▶ [TASK DESCRIPTION]: Reproduce precisely the lines of the listing below, starting with the line that contains "F1: ((u IMPLIES (p OR v)) IMPLIES p)" and stopping after the line that contains "F2: (((v AND"; include nothing else.

■ ■ ■ ■

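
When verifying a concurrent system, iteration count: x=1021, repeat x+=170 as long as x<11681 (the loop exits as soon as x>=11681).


Step 1: x goes from 1021 toward 11681 by 170; the body runs while x<11681, so iterations = ceil((bound-start)/step)
Step 2: Distance=10660
Step 3: ceil(10660/170)=63

63


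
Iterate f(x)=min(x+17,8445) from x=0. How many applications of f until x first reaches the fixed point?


Step 1: x=0, cap=8445, increment=17
Step 2: x grows by 17 each step until capped at 8445; fixed point is x=8445
Step 3: iterations = ceil(8445/17) = 497

497


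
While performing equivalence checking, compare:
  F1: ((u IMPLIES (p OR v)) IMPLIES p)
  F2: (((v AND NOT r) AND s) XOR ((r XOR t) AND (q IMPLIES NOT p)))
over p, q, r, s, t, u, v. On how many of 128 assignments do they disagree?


F1 = ((u IMPLIES (p OR v)) IMPLIES p)
F2 = (((v AND NOT r) AND s) XOR ((r XOR t) AND (q IMPLIES NOT p)))
Evaluate both on each of 128 rows (bits = p,q,r,s,t,u,v):
  row 0 [0000000]: F1=0 F2=0 -> 0
  row 1 [0000001]: F1=0 F2=0 -> 0
  row 2 [0000010]: F1=1 F2=0 (differ) -> 1
  row 3 [0000011]: F1=0 F2=0 -> 0
  row 4 [0000100]: F1=0 F2=1 (differ) -> 1
  (every remaining row is evaluated the same way; all 128 results are listed next)
Full result column, 8 rows per line (p,q,r,s fixed per line; t,u,v runs 000..111 left to right):
  rows 0-7 [p,q,r,s=0000]: 00101101  (ones: 4)
  rows 8-15 [p,q,r,s=0001]: 01111000  (ones: 4)
  rows 16-23 [p,q,r,s=0010]: 11010010  (ones: 4)
  rows 24-31 [p,q,r,s=0011]: 11010010  (ones: 4)
  rows 32-39 [p,q,r,s=0100]: 00101101  (ones: 4)
  rows 40-47 [p,q,r,s=0101]: 01111000  (ones: 4)
  rows 48-55 [p,q,r,s=0110]: 11010010  (ones: 4)
  rows 56-63 [p,q,r,s=0111]: 11010010  (ones: 4)
  rows 64-71 [p,q,r,s=1000]: 11110000  (ones: 4)
  rows 72-79 [p,q,r,s=1001]: 10100101  (ones: 4)
  rows 80-87 [p,q,r,s=1010]: 00001111  (ones: 4)
  rows 88-95 [p,q,r,s=1011]: 00001111  (ones: 4)
  rows 96-103 [p,q,r,s=1100]: 11111111  (ones: 8)
  rows 104-111 [p,q,r,s=1101]: 10101010  (ones: 4)
  rows 112-119 [p,q,r,s=1110]: 11111111  (ones: 8)
  rows 120-127 [p,q,r,s=1111]: 11111111  (ones: 8)
Disagreements = 4+4+4+4+4+4+4+4+4+4+4+4+8+4+8+8 = 76

76


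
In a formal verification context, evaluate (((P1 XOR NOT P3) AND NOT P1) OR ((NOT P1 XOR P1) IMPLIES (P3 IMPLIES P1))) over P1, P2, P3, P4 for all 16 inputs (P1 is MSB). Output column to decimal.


Formula: (((P1 XOR NOT P3) AND NOT P1) OR ((NOT P1 XOR P1) IMPLIES (P3 IMPLIES P1))) over P1, P2, P3, P4 (16 rows)
Evaluate each row (bits = P1,P2,P3,P4, MSB first):
  row 0 [0000]: (((0 XOR NOT 0) AND NOT 0) OR ((NOT 0 XOR 0) IMPLIES (0 IMPLIES 0))) -> 1
  row 1 [0001]: (((0 XOR NOT 0) AND NOT 0) OR ((NOT 0 XOR 0) IMPLIES (0 IMPLIES 0))) -> 1
  row 2 [0010]: (((0 XOR NOT 1) AND NOT 0) OR ((NOT 0 XOR 0) IMPLIES (1 IMPLIES 0))) -> 0
  row 3 [0011]: (((0 XOR NOT 1) AND NOT 0) OR ((NOT 0 XOR 0) IMPLIES (1 IMPLIES 0))) -> 0
  row 4 [0100]: (((0 XOR NOT 0) AND NOT 0) OR ((NOT 0 XOR 0) IMPLIES (0 IMPLIES 0))) -> 1
  row 5 [0101]: (((0 XOR NOT 0) AND NOT 0) OR ((NOT 0 XOR 0) IMPLIES (0 IMPLIES 0))) -> 1
  row 6 [0110]: (((0 XOR NOT 1) AND NOT 0) OR ((NOT 0 XOR 0) IMPLIES (1 IMPLIES 0))) -> 0
  row 7 [0111]: (((0 XOR NOT 1) AND NOT 0) OR ((NOT 0 XOR 0) IMPLIES (1 IMPLIES 0))) -> 0
  row 8 [1000]: (((1 XOR NOT 0) AND NOT 1) OR ((NOT 1 XOR 1) IMPLIES (0 IMPLIES 1))) -> 1
  row 9 [1001]: (((1 XOR NOT 0) AND NOT 1) OR ((NOT 1 XOR 1) IMPLIES (0 IMPLIES 1))) -> 1
  row 10 [1010]: (((1 XOR NOT 1) AND NOT 1) OR ((NOT 1 XOR 1) IMPLIES (1 IMPLIES 1))) -> 1
  row 11 [1011]: (((1 XOR NOT 1) AND NOT 1) OR ((NOT 1 XOR 1) IMPLIES (1 IMPLIES 1))) -> 1
  row 12 [1100]: (((1 XOR NOT 0) AND NOT 1) OR ((NOT 1 XOR 1) IMPLIES (0 IMPLIES 1))) -> 1
  row 13 [1101]: (((1 XOR NOT 0) AND NOT 1) OR ((NOT 1 XOR 1) IMPLIES (0 IMPLIES 1))) -> 1
  row 14 [1110]: (((1 XOR NOT 1) AND NOT 1) OR ((NOT 1 XOR 1) IMPLIES (1 IMPLIES 1))) -> 1
  row 15 [1111]: (((1 XOR NOT 1) AND NOT 1) OR ((NOT 1 XOR 1) IMPLIES (1 IMPLIES 1))) -> 1
Full result column, 4 rows per line (P1,P2 fixed per line; P3,P4 runs 00..11 left to right):
  rows 0-3 [P1,P2=00]: 1100  = hex C
  rows 4-7 [P1,P2=01]: 1100  = hex C
  rows 8-11 [P1,P2=10]: 1111  = hex F
  rows 12-15 [P1,P2=11]: 1111  = hex F
Output column (row 0 .. row 15) = 1100110011111111
Output column grouped in 4s = 1100 1100 1111 1111 = 0xCCFF
Convert to decimal digit by digit (value = value*16 + digit):
  C -> 12
  12*16 + 12 (C) = 204
  204*16 + 15 (F) = 3279
  3279*16 + 15 (F) = 52479
Decimal = 52479

52479


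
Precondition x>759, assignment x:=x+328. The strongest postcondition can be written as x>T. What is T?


Formula: sp(P, x:=E) = exists old_x. (x = E[old_x/x]) AND P[old_x/x] (old_x is the value of x before the assignment; eliminate old_x by solving x = E[old_x/x] for old_x)
Step 1: Precondition P: x>759, i.e. old_x > 759
Step 2: Assignment gives x = old_x + 328, so old_x = x - 328
Step 3: Substitute into P: x - 328 > 759
Step 4: Simplify: x > 759+328 = 1087

1087


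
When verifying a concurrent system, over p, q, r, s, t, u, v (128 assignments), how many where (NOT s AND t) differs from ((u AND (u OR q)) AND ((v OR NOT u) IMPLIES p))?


F1 = (NOT s AND t)
F2 = ((u AND (u OR q)) AND ((v OR NOT u) IMPLIES p))
Evaluate both on each of 128 rows (bits = p,q,r,s,t,u,v):
  row 0 [0000000]: F1=0 F2=0 -> 0
  row 1 [0000001]: F1=0 F2=0 -> 0
  row 2 [0000010]: F1=0 F2=1 (differ) -> 1
  row 3 [0000011]: F1=0 F2=0 -> 0
  row 4 [0000100]: F1=1 F2=0 (differ) -> 1
  (every remaining row is evaluated the same way; all 128 results are listed next)
Full result column, 8 rows per line (p,q,r,s fixed per line; t,u,v runs 000..111 left to right):
  rows 0-7 [p,q,r,s=0000]: 00101101  (ones: 4)
  rows 8-15 [p,q,r,s=0001]: 00100010  (ones: 2)
  rows 16-23 [p,q,r,s=0010]: 00101101  (ones: 4)
  rows 24-31 [p,q,r,s=0011]: 00100010  (ones: 2)
  rows 32-39 [p,q,r,s=0100]: 00101101  (ones: 4)
  rows 40-47 [p,q,r,s=0101]: 00100010  (ones: 2)
  rows 48-55 [p,q,r,s=0110]: 00101101  (ones: 4)
  rows 56-63 [p,q,r,s=0111]: 00100010  (ones: 2)
  rows 64-71 [p,q,r,s=1000]: 00111100  (ones: 4)
  rows 72-79 [p,q,r,s=1001]: 00110011  (ones: 4)
  rows 80-87 [p,q,r,s=1010]: 00111100  (ones: 4)
  rows 88-95 [p,q,r,s=1011]: 00110011  (ones: 4)
  rows 96-103 [p,q,r,s=1100]: 00111100  (ones: 4)
  rows 104-111 [p,q,r,s=1101]: 00110011  (ones: 4)
  rows 112-119 [p,q,r,s=1110]: 00111100  (ones: 4)
  rows 120-127 [p,q,r,s=1111]: 00110011  (ones: 4)
Disagreements = 4+2+4+2+4+2+4+2+4+4+4+4+4+4+4+4 = 56

56


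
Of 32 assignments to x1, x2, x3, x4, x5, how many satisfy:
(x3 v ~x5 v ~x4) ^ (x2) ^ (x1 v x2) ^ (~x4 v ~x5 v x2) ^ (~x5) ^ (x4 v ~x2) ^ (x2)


CNF with 7 clauses over 5 vars (32 assignments).
An assignment satisfies CNF iff every clause has >=1 true literal.
Check each row (bits = x1,x2,x3,x4,x5; clause T/F shown):
  row 0 [00000]: clauses=TFFTTTF -> 0
  row 1 [00001]: clauses=TFFTFTF -> 0
  row 2 [00010]: clauses=TFFTTTF -> 0
  row 3 [00011]: clauses=FFFFFTF -> 0
  row 4 [00100]: clauses=TFFTTTF -> 0
  row 5 [00101]: clauses=TFFTFTF -> 0
  row 6 [00110]: clauses=TFFTTTF -> 0
  row 7 [00111]: clauses=TFFFFTF -> 0
  row 8 [01000]: clauses=TTTTTFT -> 0
  row 9 [01001]: clauses=TTTTFFT -> 0
  row 10 [01010]: clauses=TTTTTTT -> 1
  row 11 [01011]: clauses=FTTTFTT -> 0
  row 12 [01100]: clauses=TTTTTFT -> 0
  row 13 [01101]: clauses=TTTTFFT -> 0
  row 14 [01110]: clauses=TTTTTTT -> 1
  row 15 [01111]: clauses=TTTTFTT -> 0
  row 16 [10000]: clauses=TFTTTTF -> 0
  row 17 [10001]: clauses=TFTTFTF -> 0
  row 18 [10010]: clauses=TFTTTTF -> 0
  row 19 [10011]: clauses=FFTFFTF -> 0
  row 20 [10100]: clauses=TFTTTTF -> 0
  row 21 [10101]: clauses=TFTTFTF -> 0
  row 22 [10110]: clauses=TFTTTTF -> 0
  row 23 [10111]: clauses=TFTFFTF -> 0
  row 24 [11000]: clauses=TTTTTFT -> 0
  row 25 [11001]: clauses=TTTTFFT -> 0
  row 26 [11010]: clauses=TTTTTTT -> 1
  row 27 [11011]: clauses=FTTTFTT -> 0
  row 28 [11100]: clauses=TTTTTFT -> 0
  row 29 [11101]: clauses=TTTTFFT -> 0
  row 30 [11110]: clauses=TTTTTTT -> 1
  row 31 [11111]: clauses=TTTTFTT -> 0
Full result column, 8 rows per line (x1,x2 fixed per line; x3,x4,x5 runs 000..111 left to right):
  rows 0-7 [x1,x2=00]: 00000000  (ones: 0)
  rows 8-15 [x1,x2=01]: 00100010  (ones: 2)
  rows 16-23 [x1,x2=10]: 00000000  (ones: 0)
  rows 24-31 [x1,x2=11]: 00100010  (ones: 2)
Satisfying assignments = 0+2+0+2 = 4

4


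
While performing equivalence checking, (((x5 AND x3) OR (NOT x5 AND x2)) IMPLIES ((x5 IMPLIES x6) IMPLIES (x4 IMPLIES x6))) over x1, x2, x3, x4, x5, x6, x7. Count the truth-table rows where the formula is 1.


Formula: (((x5 AND x3) OR (NOT x5 AND x2)) IMPLIES ((x5 IMPLIES x6) IMPLIES (x4 IMPLIES x6))) over 7 vars (128 rows)
Evaluate each row (x1, x2, x3, x4, x5, x6, x7 as bits, MSB first):
  row 0 [0000000]: (((0 AND 0) OR (NOT 0 AND 0)) IMPLIES ((0 IMPLIES 0) IMPLIES (0 IMPLIES 0))) -> 1
  row 1 [0000001]: (((0 AND 0) OR (NOT 0 AND 0)) IMPLIES ((0 IMPLIES 0) IMPLIES (0 IMPLIES 0))) -> 1
  row 2 [0000010]: (((0 AND 0) OR (NOT 0 AND 0)) IMPLIES ((0 IMPLIES 1) IMPLIES (0 IMPLIES 1))) -> 1
  row 3 [0000011]: (((0 AND 0) OR (NOT 0 AND 0)) IMPLIES ((0 IMPLIES 1) IMPLIES (0 IMPLIES 1))) -> 1
  row 4 [0000100]: (((1 AND 0) OR (NOT 1 AND 0)) IMPLIES ((1 IMPLIES 0) IMPLIES (0 IMPLIES 0))) -> 1
  (every remaining row is evaluated the same way; all 128 results are listed next)
Full result column, 8 rows per line (x1,x2,x3,x4 fixed per line; x5,x6,x7 runs 000..111 left to right):
  rows 0-7 [x1,x2,x3,x4=0000]: 11111111  (ones: 8)
  rows 8-15 [x1,x2,x3,x4=0001]: 11111111  (ones: 8)
  rows 16-23 [x1,x2,x3,x4=0010]: 11111111  (ones: 8)
  rows 24-31 [x1,x2,x3,x4=0011]: 11111111  (ones: 8)
  rows 32-39 [x1,x2,x3,x4=0100]: 11111111  (ones: 8)
  rows 40-47 [x1,x2,x3,x4=0101]: 00111111  (ones: 6)
  rows 48-55 [x1,x2,x3,x4=0110]: 11111111  (ones: 8)
  rows 56-63 [x1,x2,x3,x4=0111]: 00111111  (ones: 6)
  rows 64-71 [x1,x2,x3,x4=1000]: 11111111  (ones: 8)
  rows 72-79 [x1,x2,x3,x4=1001]: 11111111  (ones: 8)
  rows 80-87 [x1,x2,x3,x4=1010]: 11111111  (ones: 8)
  rows 88-95 [x1,x2,x3,x4=1011]: 11111111  (ones: 8)
  rows 96-103 [x1,x2,x3,x4=1100]: 11111111  (ones: 8)
  rows 104-111 [x1,x2,x3,x4=1101]: 00111111  (ones: 6)
  rows 112-119 [x1,x2,x3,x4=1110]: 11111111  (ones: 8)
  rows 120-127 [x1,x2,x3,x4=1111]: 00111111  (ones: 6)
Count of 1-rows = 8+8+8+8+8+6+8+6+8+8+8+8+8+6+8+6 = 120

120


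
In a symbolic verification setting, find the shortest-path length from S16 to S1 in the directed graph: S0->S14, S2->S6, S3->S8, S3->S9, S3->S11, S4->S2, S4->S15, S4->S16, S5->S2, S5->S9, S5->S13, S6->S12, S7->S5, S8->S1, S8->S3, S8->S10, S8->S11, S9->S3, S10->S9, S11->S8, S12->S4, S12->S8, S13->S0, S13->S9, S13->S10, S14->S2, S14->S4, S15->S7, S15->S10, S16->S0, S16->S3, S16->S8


BFS layer-by-layer from S16:
  dist 0: {S16}
  dist 1: {S0, S3, S8}
  dist 2: {S1, S9, S10, S11, S14}
  -> S1 reached at distance 2
Shortest path length = 2

2


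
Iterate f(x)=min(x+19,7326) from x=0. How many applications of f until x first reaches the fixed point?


Step 1: x=0, cap=7326, increment=19
Step 2: x grows by 19 each step until capped at 7326; fixed point is x=7326
Step 3: iterations = ceil(7326/19) = 386

386


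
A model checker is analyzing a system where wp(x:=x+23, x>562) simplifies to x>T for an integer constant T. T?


Formula: wp(x:=E, P) = P[E/x] (substitute E for x in postcondition)
Step 1: Postcondition: x>562
Step 2: Substitute x+23 for x: x+23>562
Step 3: Solve for x: x > 562-23 = 539

539


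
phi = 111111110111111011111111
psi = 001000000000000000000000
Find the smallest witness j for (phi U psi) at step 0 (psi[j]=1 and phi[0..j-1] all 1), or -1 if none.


(phi U psi) at 0: need smallest j with psi[j]=1 and phi[i]=1 for all i in [0,j).
Scan from step 0:
  step 0: phi=1, psi=0 -> continue
  step 1: phi=1, psi=0 -> continue
  step 2: psi=1 and phi held for [0,2) -> witness found
Witness step = 2

2


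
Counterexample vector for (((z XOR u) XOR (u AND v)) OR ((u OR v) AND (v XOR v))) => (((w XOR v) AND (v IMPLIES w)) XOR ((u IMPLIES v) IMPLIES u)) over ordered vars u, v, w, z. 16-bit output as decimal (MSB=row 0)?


F1 = (((z XOR u) XOR (u AND v)) OR ((u OR v) AND (v XOR v)))
F2 = (((w XOR v) AND (v IMPLIES w)) XOR ((u IMPLIES v) IMPLIES u))
Counterexample to F1=>F2 is where F1=1 and F2=0.
Evaluate each row (bits = u,v,w,z, MSB first):
  row 0 [0000]: F1=0 F2=0 -> F1&~F2 -> 0
  row 1 [0001]: F1=1 F2=0 -> F1&~F2 -> 1
  row 2 [0010]: F1=0 F2=1 -> F1&~F2 -> 0
  row 3 [0011]: F1=1 F2=1 -> F1&~F2 -> 0
  row 4 [0100]: F1=0 F2=0 -> F1&~F2 -> 0
  row 5 [0101]: F1=1 F2=0 -> F1&~F2 -> 1
  row 6 [0110]: F1=0 F2=0 -> F1&~F2 -> 0
  row 7 [0111]: F1=1 F2=0 -> F1&~F2 -> 1
  row 8 [1000]: F1=1 F2=1 -> F1&~F2 -> 0
  row 9 [1001]: F1=0 F2=1 -> F1&~F2 -> 0
  row 10 [1010]: F1=1 F2=0 -> F1&~F2 -> 1
  row 11 [1011]: F1=0 F2=0 -> F1&~F2 -> 0
  row 12 [1100]: F1=0 F2=1 -> F1&~F2 -> 0
  row 13 [1101]: F1=1 F2=1 -> F1&~F2 -> 0
  row 14 [1110]: F1=0 F2=1 -> F1&~F2 -> 0
  row 15 [1111]: F1=1 F2=1 -> F1&~F2 -> 0
Full result column, 4 rows per line (u,v fixed per line; w,z runs 00..11 left to right):
  rows 0-3 [u,v=00]: 0100  = hex 4
  rows 4-7 [u,v=01]: 0101  = hex 5
  rows 8-11 [u,v=10]: 0010  = hex 2
  rows 12-15 [u,v=11]: 0000  = hex 0
Counterexample vector (row 0 .. row 15) = 0100010100100000
Output column grouped in 4s = 0100 0101 0010 0000 = 0x4520
Convert to decimal digit by digit (value = value*16 + digit):
  4 -> 4
  4*16 + 5 = 69
  69*16 + 2 = 1106
  1106*16 + 0 = 17696
Decimal = 17696

17696


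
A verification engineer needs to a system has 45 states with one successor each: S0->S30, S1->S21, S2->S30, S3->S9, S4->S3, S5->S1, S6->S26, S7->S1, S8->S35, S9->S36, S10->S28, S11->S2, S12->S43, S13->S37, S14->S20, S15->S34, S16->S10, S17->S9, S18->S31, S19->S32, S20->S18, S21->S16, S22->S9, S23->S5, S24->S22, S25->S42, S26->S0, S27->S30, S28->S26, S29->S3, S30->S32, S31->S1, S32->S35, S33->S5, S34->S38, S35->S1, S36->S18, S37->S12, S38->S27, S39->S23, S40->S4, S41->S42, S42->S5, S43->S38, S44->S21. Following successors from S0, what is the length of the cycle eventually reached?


Trace from S0 until a state repeats:
  S0 -> S30 -> S32 -> S35 -> S1 -> S21 -> S16 -> S10 -> S28 -> S26 -> S0
S0 first seen at step 0, revisited at step 10.
Cycle length = 10 - 0 = 10

10


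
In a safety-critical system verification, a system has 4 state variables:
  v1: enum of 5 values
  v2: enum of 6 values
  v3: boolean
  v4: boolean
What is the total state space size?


State space = product of domain sizes of all variables.
Domain sizes:
  v1 (enum of 5 values): 5
  v2 (enum of 6 values): 6
  v3 (boolean): 2
  v4 (boolean): 2
Product = 5 * 6 * 2 * 2 = 120

120


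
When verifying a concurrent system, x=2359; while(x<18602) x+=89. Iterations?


Step 1: x goes from 2359 toward 18602 by 89; the body runs while x<18602, so iterations = ceil((bound-start)/step)
Step 2: Distance=16243
Step 3: ceil(16243/89)=183

183


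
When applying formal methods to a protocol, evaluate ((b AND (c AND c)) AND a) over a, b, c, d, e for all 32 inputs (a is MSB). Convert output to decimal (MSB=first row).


Formula: ((b AND (c AND c)) AND a) over a, b, c, d, e (32 rows)
Evaluate each row (bits = a,b,c,d,e, MSB first):
  row 0 [00000]: ((0 AND (0 AND 0)) AND 0) -> 0
  row 1 [00001]: ((0 AND (0 AND 0)) AND 0) -> 0
  row 2 [00010]: ((0 AND (0 AND 0)) AND 0) -> 0
  row 3 [00011]: ((0 AND (0 AND 0)) AND 0) -> 0
  row 4 [00100]: ((0 AND (1 AND 1)) AND 0) -> 0
  row 5 [00101]: ((0 AND (1 AND 1)) AND 0) -> 0
  row 6 [00110]: ((0 AND (1 AND 1)) AND 0) -> 0
  row 7 [00111]: ((0 AND (1 AND 1)) AND 0) -> 0
  row 8 [01000]: ((1 AND (0 AND 0)) AND 0) -> 0
  row 9 [01001]: ((1 AND (0 AND 0)) AND 0) -> 0
  row 10 [01010]: ((1 AND (0 AND 0)) AND 0) -> 0
  row 11 [01011]: ((1 AND (0 AND 0)) AND 0) -> 0
  row 12 [01100]: ((1 AND (1 AND 1)) AND 0) -> 0
  row 13 [01101]: ((1 AND (1 AND 1)) AND 0) -> 0
  row 14 [01110]: ((1 AND (1 AND 1)) AND 0) -> 0
  row 15 [01111]: ((1 AND (1 AND 1)) AND 0) -> 0
  row 16 [10000]: ((0 AND (0 AND 0)) AND 1) -> 0
  row 17 [10001]: ((0 AND (0 AND 0)) AND 1) -> 0
  row 18 [10010]: ((0 AND (0 AND 0)) AND 1) -> 0
  row 19 [10011]: ((0 AND (0 AND 0)) AND 1) -> 0
  row 20 [10100]: ((0 AND (1 AND 1)) AND 1) -> 0
  row 21 [10101]: ((0 AND (1 AND 1)) AND 1) -> 0
  row 22 [10110]: ((0 AND (1 AND 1)) AND 1) -> 0
  row 23 [10111]: ((0 AND (1 AND 1)) AND 1) -> 0
  row 24 [11000]: ((1 AND (0 AND 0)) AND 1) -> 0
  row 25 [11001]: ((1 AND (0 AND 0)) AND 1) -> 0
  row 26 [11010]: ((1 AND (0 AND 0)) AND 1) -> 0
  row 27 [11011]: ((1 AND (0 AND 0)) AND 1) -> 0
  row 28 [11100]: ((1 AND (1 AND 1)) AND 1) -> 1
  row 29 [11101]: ((1 AND (1 AND 1)) AND 1) -> 1
  row 30 [11110]: ((1 AND (1 AND 1)) AND 1) -> 1
  row 31 [11111]: ((1 AND (1 AND 1)) AND 1) -> 1
Full result column, 4 rows per line (a,b,c fixed per line; d,e runs 00..11 left to right):
  rows 0-3 [a,b,c=000]: 0000  = hex 0
  rows 4-7 [a,b,c=001]: 0000  = hex 0
  rows 8-11 [a,b,c=010]: 0000  = hex 0
  rows 12-15 [a,b,c=011]: 0000  = hex 0
  rows 16-19 [a,b,c=100]: 0000  = hex 0
  rows 20-23 [a,b,c=101]: 0000  = hex 0
  rows 24-27 [a,b,c=110]: 0000  = hex 0
  rows 28-31 [a,b,c=111]: 1111  = hex F
Output column (row 0 .. row 31) = 00000000000000000000000000001111
Output column grouped in 4s = 0000 0000 0000 0000 0000 0000 0000 1111 = 0x0000000F
Convert to decimal digit by digit (value = value*16 + digit):
  0 -> 0
  0*16 + 0 = 0
  0*16 + 0 = 0
  0*16 + 0 = 0
  0*16 + 0 = 0
  0*16 + 0 = 0
  0*16 + 0 = 0
  0*16 + 15 (F) = 15
Decimal = 15

15


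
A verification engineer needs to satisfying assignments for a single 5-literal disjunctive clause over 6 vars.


Step 1: Total=2^6=64
Step 2: Unsat when all 5 false: 2^1=2
Step 3: Sat=64-2=62

62


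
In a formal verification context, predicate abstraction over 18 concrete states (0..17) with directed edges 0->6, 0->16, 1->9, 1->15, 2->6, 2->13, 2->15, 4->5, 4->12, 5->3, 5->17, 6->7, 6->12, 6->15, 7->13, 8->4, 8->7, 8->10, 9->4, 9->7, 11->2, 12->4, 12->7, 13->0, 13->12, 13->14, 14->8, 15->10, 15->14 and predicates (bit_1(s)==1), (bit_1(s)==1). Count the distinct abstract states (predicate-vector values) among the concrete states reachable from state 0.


BFS from 0:
Concrete reachable: {0, 3, 4, 5, 6, 7, 8, 10, 12, 13, 14, 15, 16, 17}
Abstract via predicates (bit_1(s)==1), (bit_1(s)==1):
  (0,0) <- {0, 4, 5, 8, 12, 13, 16, 17}
  (1,1) <- {3, 6, 7, 10, 14, 15}
Distinct abstract states = 2

2


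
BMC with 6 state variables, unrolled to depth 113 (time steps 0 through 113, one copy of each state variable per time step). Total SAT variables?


BMC unrolls to depth k, creating one copy of each state var for steps 0..k.
Step count = 113 + 1 = 114 (steps 0 through 113)
Vars per step = 6
Total = 6 * 114 = 684

684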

■ ■ ■ ■

▶ [FINISHED TASK]:
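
  F1: ((u IMPLIES (p OR v)) IMPLIES p)
  F2: (((v AND NOT r) AND s) XOR ((r XOR t) AND (q IMPLIES NOT p)))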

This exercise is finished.